* **TASK INPUTS**
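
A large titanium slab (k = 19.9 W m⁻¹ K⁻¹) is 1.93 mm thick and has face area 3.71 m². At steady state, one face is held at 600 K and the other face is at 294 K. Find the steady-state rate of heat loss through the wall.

Q = 11700 kW

Q = kA·ΔT/L = 19.9 × 3.71 × |600 K − 294 K| / 0.00193 = 1.17×10^7 W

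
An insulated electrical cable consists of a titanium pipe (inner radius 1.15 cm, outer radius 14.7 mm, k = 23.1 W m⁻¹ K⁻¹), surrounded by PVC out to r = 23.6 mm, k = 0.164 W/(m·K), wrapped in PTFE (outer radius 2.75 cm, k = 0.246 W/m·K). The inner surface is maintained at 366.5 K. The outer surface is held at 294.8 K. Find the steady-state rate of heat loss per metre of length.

Treat each layer as a resistance in series:
  R'_titanium = ln(0.0147/0.0115)/(2πk) = 0.2455/(2π·23.1) = 0.001691 m·K/W
  R'_PVC = ln(0.0236/0.0147)/(2πk) = 0.4734/(2π·0.164) = 0.4594 m·K/W
  R'_PTFE = ln(0.0275/0.0236)/(2πk) = 0.1529/(2π·0.246) = 0.09895 m·K/W
ΣR = 0.001691 + 0.4594 + 0.09895 = 0.5600 m·K/W
Q' = ΔT/ΣR = (366.5 K − 294.8 K)/0.5600 = 128 W/m

Q' = 128 W/m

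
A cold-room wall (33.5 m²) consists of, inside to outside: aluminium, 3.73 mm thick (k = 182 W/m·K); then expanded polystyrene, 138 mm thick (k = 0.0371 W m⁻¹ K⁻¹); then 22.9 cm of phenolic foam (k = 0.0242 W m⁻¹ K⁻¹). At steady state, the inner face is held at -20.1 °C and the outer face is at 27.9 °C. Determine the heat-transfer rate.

Q = 122 W

Series thermal resistances, inner to outer:
  R_aluminium = L/(kA) = 0.00373/(182·33.5) = 6.118×10^-7 K/W
  R_expanded polystyrene = L/(kA) = 0.138/(0.0371·33.5) = 0.1110 K/W
  R_phenolic foam = L/(kA) = 0.229/(0.0242·33.5) = 0.2825 K/W
ΣR = 6.118×10^-7 + 0.1110 + 0.2825 = 0.3935 K/W
Q = ΔT/ΣR = (-20.1 °C − 27.9 °C)/0.3935 = -122 W
(Negative Q ⇒ heat flows inward; heat gain = 122 W.)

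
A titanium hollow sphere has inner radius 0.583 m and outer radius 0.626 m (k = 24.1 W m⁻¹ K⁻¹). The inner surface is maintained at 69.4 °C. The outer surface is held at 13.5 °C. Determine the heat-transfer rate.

Q = 4πk·ΔT/(1/r₁ − 1/r₂) = 4π × 24.1 × 55.9 / (1/0.583 − 1/0.626) = 1.44×10^5 W

Q = 1.44×10^5 W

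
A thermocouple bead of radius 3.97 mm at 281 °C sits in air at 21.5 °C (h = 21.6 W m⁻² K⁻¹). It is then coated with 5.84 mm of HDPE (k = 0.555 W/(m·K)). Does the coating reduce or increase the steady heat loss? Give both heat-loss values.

Critical radius for a sphere: r_cr = 2k/h = 0.0514 m = 5.14 cm.
Outer radius after coating: r₂ = 0.00397 + 0.00584 = 0.00981 m.
Since r₁ < r_cr and r₂ ≤ r_cr, the coating moves toward the maximum at r_cr — heat loss rises.
Bare: R = 1/(4πr₁²h) = 233.8 K/W; Q = 259.5/233.8 = 1.11 W.
Coated: R = R_cond + R_conv = 59.78 K/W; Q = 259.5/59.78 = 4.34 W.

increases: 1.11 → 4.34 W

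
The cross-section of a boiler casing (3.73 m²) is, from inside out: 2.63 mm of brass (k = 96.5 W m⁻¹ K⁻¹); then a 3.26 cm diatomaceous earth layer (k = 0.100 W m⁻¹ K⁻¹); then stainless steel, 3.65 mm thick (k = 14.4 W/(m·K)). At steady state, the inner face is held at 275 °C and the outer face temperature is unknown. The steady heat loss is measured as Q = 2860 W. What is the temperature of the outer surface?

Sum the resistances:
  R_brass = L/(kA) = 0.00263/(96.5·3.73) = 7.307×10^-6 K/W
  R_diatomaceous earth = L/(kA) = 0.0326/(0.100·3.73) = 0.08740 K/W
  R_stainless steel = L/(kA) = 0.00365/(14.4·3.73) = 6.796×10^-5 K/W
ΣR = 0.08747 K/W
ΔT = Q·ΣR = 2860 × 0.08747 = 250.2 K
Heat flows outward, so T_out = T_in − ΔT = 275 − 250.2 = 24.8 °C

T_out = 24.8 °C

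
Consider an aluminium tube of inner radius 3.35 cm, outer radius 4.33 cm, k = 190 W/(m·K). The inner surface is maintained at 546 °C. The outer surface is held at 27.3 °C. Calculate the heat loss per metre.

Q' = 2πk·ΔT/ln(r₂/r₁) = 2π × 190 × 518.7 / ln(0.0433/0.0335) = 2.41×10^6 W/m

Q' = 2410 kW/m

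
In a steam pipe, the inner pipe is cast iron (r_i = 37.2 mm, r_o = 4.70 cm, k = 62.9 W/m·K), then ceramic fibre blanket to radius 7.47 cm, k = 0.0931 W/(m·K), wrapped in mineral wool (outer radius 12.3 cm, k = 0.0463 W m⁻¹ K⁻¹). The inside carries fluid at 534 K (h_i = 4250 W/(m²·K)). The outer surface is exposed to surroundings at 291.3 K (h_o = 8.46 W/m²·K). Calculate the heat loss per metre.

Q' = 91.2 W/m

Series thermal resistances, inner to outer:
  R'_conv,in = 1/(2πr h) = 1/(2π·0.0372·4250) = 0.001007 m·K/W
  R'_cast iron = ln(0.0470/0.0372)/(2πk) = 0.2338/(2π·62.9) = 5.917×10^-4 m·K/W
  R'_ceramic fibre blanket = ln(0.0747/0.0470)/(2πk) = 0.4633/(2π·0.0931) = 0.7921 m·K/W
  R'_mineral wool = ln(0.123/0.0747)/(2πk) = 0.4987/(2π·0.0463) = 1.714 m·K/W
  R'_conv,out = 1/(2πr h) = 1/(2π·0.123·8.46) = 0.1529 m·K/W
ΣR = 0.001007 + 5.917×10^-4 + 0.7921 + 1.714 + 0.1529 = 2.661 m·K/W
Q' = ΔT/ΣR = (534 K − 291.3 K)/2.661 = 91.2 W/m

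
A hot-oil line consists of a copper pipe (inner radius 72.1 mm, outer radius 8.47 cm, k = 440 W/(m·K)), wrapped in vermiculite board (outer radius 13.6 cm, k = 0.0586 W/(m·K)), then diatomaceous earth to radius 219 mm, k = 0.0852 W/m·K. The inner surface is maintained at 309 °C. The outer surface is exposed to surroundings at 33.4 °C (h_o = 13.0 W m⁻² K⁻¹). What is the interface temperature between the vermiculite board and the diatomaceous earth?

T = 150 °C

Series thermal resistances, inner to outer:
  R'_copper = ln(0.0847/0.0721)/(2πk) = 0.1611/(2π·440) = 5.826×10^-5 m·K/W
  R'_vermiculite board = ln(0.136/0.0847)/(2πk) = 0.4735/(2π·0.0586) = 1.286 m·K/W
  R'_diatomaceous earth = ln(0.219/0.136)/(2πk) = 0.4764/(2π·0.0852) = 0.8900 m·K/W
  R'_conv,out = 1/(2πr h) = 1/(2π·0.219·13.0) = 0.05590 m·K/W
ΣR = 5.826×10^-5 + 1.286 + 0.8900 + 0.05590 = 2.232 m·K/W
Q' = ΔT/ΣR = (309 °C − 33.4 °C)/2.232 = 123.5 W/m
From the inner boundary to the vermiculite board/diatomaceous earth interface, ΣR_partial = 1.286 m·K/W.
T_interface = T_in − Q'·ΣR_partial = 309 °C − (123.5)(1.286) = 150 °C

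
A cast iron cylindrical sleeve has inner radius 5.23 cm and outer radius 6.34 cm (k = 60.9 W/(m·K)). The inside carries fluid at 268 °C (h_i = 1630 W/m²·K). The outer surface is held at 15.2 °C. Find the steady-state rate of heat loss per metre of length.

Q' = 107 kW/m

Treat each layer as a resistance in series:
  R'_conv,in = 1/(2πr h) = 1/(2π·0.0523·1630) = 0.001867 m·K/W
  R'_cast iron = ln(0.0634/0.0523)/(2πk) = 0.1925/(2π·60.9) = 5.030×10^-4 m·K/W
ΣR = 0.001867 + 5.030×10^-4 = 0.002370 m·K/W
Q' = ΔT/ΣR = (268 °C − 15.2 °C)/0.002370 = 1.07×10^5 W/m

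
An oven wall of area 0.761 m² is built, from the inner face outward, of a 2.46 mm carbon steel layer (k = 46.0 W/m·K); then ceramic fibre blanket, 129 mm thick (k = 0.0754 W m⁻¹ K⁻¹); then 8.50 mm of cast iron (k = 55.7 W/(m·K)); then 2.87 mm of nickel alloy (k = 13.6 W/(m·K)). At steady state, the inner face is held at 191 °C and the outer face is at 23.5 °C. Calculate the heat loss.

Series thermal resistances, inner to outer:
  R_carbon steel = L/(kA) = 0.00246/(46.0·0.761) = 7.027×10^-5 K/W
  R_ceramic fibre blanket = L/(kA) = 0.129/(0.0754·0.761) = 2.248 K/W
  R_cast iron = L/(kA) = 0.00850/(55.7·0.761) = 2.005×10^-4 K/W
  R_nickel alloy = L/(kA) = 0.00287/(13.6·0.761) = 2.773×10^-4 K/W
ΣR = 7.027×10^-5 + 2.248 + 2.005×10^-4 + 2.773×10^-4 = 2.249 K/W
Q = ΔT/ΣR = (191 °C − 23.5 °C)/2.249 = 74.5 W

Q = 74.5 W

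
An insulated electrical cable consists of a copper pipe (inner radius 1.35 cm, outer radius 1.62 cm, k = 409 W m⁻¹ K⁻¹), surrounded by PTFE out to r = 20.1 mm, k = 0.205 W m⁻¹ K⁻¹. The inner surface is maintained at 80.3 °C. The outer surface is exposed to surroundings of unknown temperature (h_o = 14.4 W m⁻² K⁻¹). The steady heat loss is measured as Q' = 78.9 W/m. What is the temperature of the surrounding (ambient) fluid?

Series resistances:
  R'_copper = ln(0.0162/0.0135)/(2πk) = 0.1823/(2π·409) = 7.095×10^-5 m·K/W
  R'_PTFE = ln(0.0201/0.0162)/(2πk) = 0.2157/(2π·0.205) = 0.1675 m·K/W
  R'_conv,out = 1/(2πr h) = 1/(2π·0.0201·14.4) = 0.5499 m·K/W
ΣR = 0.7174 m·K/W
ΔT = Q'·ΣR = 78.9 × 0.7174 = 56.60 K
Heat flows outward, so T_out = T_in − ΔT = 80.3 − 56.60 = 23.7 °C

T_out = 23.7 °C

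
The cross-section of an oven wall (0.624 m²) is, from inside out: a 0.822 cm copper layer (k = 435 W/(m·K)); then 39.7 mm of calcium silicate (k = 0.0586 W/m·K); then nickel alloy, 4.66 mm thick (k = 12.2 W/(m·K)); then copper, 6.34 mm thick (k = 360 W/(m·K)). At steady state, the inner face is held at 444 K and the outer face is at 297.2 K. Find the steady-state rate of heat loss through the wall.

Treat each layer as a resistance in series:
  R_copper = L/(kA) = 0.00822/(435·0.624) = 3.028×10^-5 K/W
  R_calcium silicate = L/(kA) = 0.0397/(0.0586·0.624) = 1.086 K/W
  R_nickel alloy = L/(kA) = 0.00466/(12.2·0.624) = 6.121×10^-4 K/W
  R_copper = L/(kA) = 0.00634/(360·0.624) = 2.822×10^-5 K/W
ΣR = 3.028×10^-5 + 1.086 + 6.121×10^-4 + 2.822×10^-5 = 1.087 K/W
Q = ΔT/ΣR = (444 K − 297.2 K)/1.087 = 135 W

Q = 135 W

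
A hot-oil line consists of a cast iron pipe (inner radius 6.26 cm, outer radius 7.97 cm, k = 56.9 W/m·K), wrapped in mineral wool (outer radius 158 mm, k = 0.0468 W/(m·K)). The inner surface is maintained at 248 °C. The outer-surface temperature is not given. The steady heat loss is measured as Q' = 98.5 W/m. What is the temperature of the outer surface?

Sum the resistances:
  R'_cast iron = ln(0.0797/0.0626)/(2πk) = 0.2415/(2π·56.9) = 6.755×10^-4 m·K/W
  R'_mineral wool = ln(0.158/0.0797)/(2πk) = 0.6843/(2π·0.0468) = 2.327 m·K/W
ΣR = 2.328 m·K/W
ΔT = Q'·ΣR = 98.5 × 2.328 = 229.3 K
Heat flows outward, so T_out = T_in − ΔT = 248 − 229.3 = 18.7 °C

T_out = 18.7 °C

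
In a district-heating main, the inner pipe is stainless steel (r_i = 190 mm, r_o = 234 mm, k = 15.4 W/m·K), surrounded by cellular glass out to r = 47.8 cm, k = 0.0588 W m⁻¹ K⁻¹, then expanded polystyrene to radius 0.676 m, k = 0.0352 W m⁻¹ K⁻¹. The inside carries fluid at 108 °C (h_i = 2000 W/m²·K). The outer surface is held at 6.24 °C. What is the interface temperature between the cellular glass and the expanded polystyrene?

T = 51.8 °C

Series thermal resistances, inner to outer:
  R'_conv,in = 1/(2πr h) = 1/(2π·0.190·2000) = 4.188×10^-4 m·K/W
  R'_stainless steel = ln(0.234/0.190)/(2πk) = 0.2083/(2π·15.4) = 0.002153 m·K/W
  R'_cellular glass = ln(0.478/0.234)/(2πk) = 0.7143/(2π·0.0588) = 1.933 m·K/W
  R'_expanded polystyrene = ln(0.676/0.478)/(2πk) = 0.3466/(2π·0.0352) = 1.567 m·K/W
ΣR = 4.188×10^-4 + 0.002153 + 1.933 + 1.567 = 3.503 m·K/W
Q' = ΔT/ΣR = (108 °C − 6.24 °C)/3.503 = 29.05 W/m
From the inner boundary to the cellular glass/expanded polystyrene interface, ΣR_partial = 1.936 m·K/W.
T_interface = T_in − Q'·ΣR_partial = 108 °C − (29.05)(1.936) = 51.8 °C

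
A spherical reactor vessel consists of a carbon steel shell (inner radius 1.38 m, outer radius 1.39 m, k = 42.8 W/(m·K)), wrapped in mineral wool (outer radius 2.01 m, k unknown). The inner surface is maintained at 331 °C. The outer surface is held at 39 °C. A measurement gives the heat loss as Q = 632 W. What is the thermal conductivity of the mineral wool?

k = 0.0382 W/m·K

ΣR = ΔT/Q = |331 − 39|/632 = 0.4620 K/W
Known resistances:
  R_carbon steel = (1/1.38 − 1/1.39)/(4πk) = 0.005213/(4π·42.8) = 9.693×10^-6 K/W
R_mineral wool = ΣR − ΣR_known = 0.4620 − 9.693×10^-6 = 0.4620 K/W
(1/r₁−1/r₂)/(4πk) = 0.4620 ⇒ k = 0.2219/(4π·0.4620) = 0.0382 W/m·K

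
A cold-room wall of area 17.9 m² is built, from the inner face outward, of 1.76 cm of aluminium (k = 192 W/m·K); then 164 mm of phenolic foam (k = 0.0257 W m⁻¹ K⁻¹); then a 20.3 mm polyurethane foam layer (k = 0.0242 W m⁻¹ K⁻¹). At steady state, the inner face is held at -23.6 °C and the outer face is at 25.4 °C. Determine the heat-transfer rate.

Q = 121 W

Resistance network (inner→outer):
  R_aluminium = L/(kA) = 0.0176/(192·17.9) = 5.121×10^-6 K/W
  R_phenolic foam = L/(kA) = 0.164/(0.0257·17.9) = 0.3565 K/W
  R_polyurethane foam = L/(kA) = 0.0203/(0.0242·17.9) = 0.04686 K/W
ΣR = 5.121×10^-6 + 0.3565 + 0.04686 = 0.4034 K/W
Q = ΔT/ΣR = (-23.6 °C − 25.4 °C)/0.4034 = -121 W
(Negative Q ⇒ heat flows inward; heat gain = 121 W.)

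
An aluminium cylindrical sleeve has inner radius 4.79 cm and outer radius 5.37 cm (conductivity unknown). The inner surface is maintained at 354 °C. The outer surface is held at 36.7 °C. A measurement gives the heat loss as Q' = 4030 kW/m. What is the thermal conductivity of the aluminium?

ΣR = ΔT/Q' = |354 − 36.7|/4.03×10^6 = 7.873×10^-5 m·K/W
ln(r₂/r₁)/(2πk) = 7.873×10^-5 ⇒ k = 0.1143/(2π·7.873×10^-5) = 231 W/m·K

k = 231 W/m·K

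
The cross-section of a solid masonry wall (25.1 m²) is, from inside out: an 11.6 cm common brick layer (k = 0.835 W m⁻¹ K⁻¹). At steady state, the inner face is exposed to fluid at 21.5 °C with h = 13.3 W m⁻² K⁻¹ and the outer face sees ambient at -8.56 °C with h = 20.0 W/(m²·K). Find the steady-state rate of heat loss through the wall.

Q = 2860 W

Series thermal resistances, inner to outer:
  R_conv,in = 1/(hA) = 1/(13.3·25.1) = 0.002996 K/W
  R_common brick = L/(kA) = 0.116/(0.835·25.1) = 0.005535 K/W
  R_conv,out = 1/(hA) = 1/(20.0·25.1) = 0.001992 K/W
ΣR = 0.002996 + 0.005535 + 0.001992 = 0.01052 K/W
Q = ΔT/ΣR = (21.5 °C − -8.56 °C)/0.01052 = 2860 W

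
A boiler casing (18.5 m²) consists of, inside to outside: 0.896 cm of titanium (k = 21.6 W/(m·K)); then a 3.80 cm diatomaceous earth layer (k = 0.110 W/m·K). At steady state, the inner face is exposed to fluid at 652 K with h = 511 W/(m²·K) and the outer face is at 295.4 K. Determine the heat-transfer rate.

Q = 19.0 kW

Treat each layer as a resistance in series:
  R_conv,in = 1/(hA) = 1/(511·18.5) = 1.058×10^-4 K/W
  R_titanium = L/(kA) = 0.00896/(21.6·18.5) = 2.242×10^-5 K/W
  R_diatomaceous earth = L/(kA) = 0.0380/(0.110·18.5) = 0.01867 K/W
ΣR = 1.058×10^-4 + 2.242×10^-5 + 0.01867 = 0.01880 K/W
Q = ΔT/ΣR = (652 K − 295.4 K)/0.01880 = 19000 W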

* **BRIEF**
Give back, exactly and with nothing added, the lines from the line containing "A boiler casing (18.5" through the final line of the records above, both of them included.

* **EXERCISE ANSWER**
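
A boiler casing (18.5 m²) consists of, inside to outside: 0.896 cm of titanium (k = 21.6 W/(m·K)); then a 3.80 cm diatomaceous earth layer (k = 0.110 W/m·K). At steady state, the inner face is exposed to fluid at 652 K with h = 511 W/(m²·K) and the outer face is at 295.4 K. Determine the heat-transfer rate.

Q = 19.0 kW

Treat each layer as a resistance in series:
  R_conv,in = 1/(hA) = 1/(511·18.5) = 1.058×10^-4 K/W
  R_titanium = L/(kA) = 0.00896/(21.6·18.5) = 2.242×10^-5 K/W
  R_diatomaceous earth = L/(kA) = 0.0380/(0.110·18.5) = 0.01867 K/W
ΣR = 1.058×10^-4 + 2.242×10^-5 + 0.01867 = 0.01880 K/W
Q = ΔT/ΣR = (652 K − 295.4 K)/0.01880 = 19000 W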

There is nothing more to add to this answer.